*** Opening of Information given ***
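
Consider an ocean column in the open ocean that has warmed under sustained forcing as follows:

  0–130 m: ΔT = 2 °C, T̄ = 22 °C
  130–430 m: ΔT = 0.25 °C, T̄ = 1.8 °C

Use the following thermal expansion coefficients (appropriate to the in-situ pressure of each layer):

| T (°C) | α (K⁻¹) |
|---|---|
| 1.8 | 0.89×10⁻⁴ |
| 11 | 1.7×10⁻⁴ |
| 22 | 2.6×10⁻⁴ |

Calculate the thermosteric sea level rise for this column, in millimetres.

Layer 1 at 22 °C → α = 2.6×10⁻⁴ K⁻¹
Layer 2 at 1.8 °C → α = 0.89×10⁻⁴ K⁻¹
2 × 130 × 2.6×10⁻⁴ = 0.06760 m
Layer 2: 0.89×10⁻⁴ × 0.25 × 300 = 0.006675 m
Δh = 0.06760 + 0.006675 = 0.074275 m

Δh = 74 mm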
*** Close of Information given ***
→ **Task statement**: Transcribe exactly the lines from the one containing "130–430 m: ΔT = 0.25 °C, T̄ = 1.8 °C" through the end of the records, both included, and nothing else.

→ **Answer box**:
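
  130–430 m: ΔT = 0.25 °C, T̄ = 1.8 °C

Use the following thermal expansion coefficients (appropriate to the in-situ pressure of each layer):

| T (°C) | α (K⁻¹) |
|---|---|
| 1.8 | 0.89×10⁻⁴ |
| 11 | 1.7×10⁻⁴ |
| 22 | 2.6×10⁻⁴ |

Calculate the thermosteric sea level rise for this column, in millimetres.

Layer 1 at 22 °C → α = 2.6×10⁻⁴ K⁻¹
Layer 2 at 1.8 °C → α = 0.89×10⁻⁴ K⁻¹
2 × 130 × 2.6×10⁻⁴ = 0.06760 m
Layer 2: 0.89×10⁻⁴ × 0.25 × 300 = 0.006675 m
Δh = 0.06760 + 0.006675 = 0.074275 m

Δh = 74 mm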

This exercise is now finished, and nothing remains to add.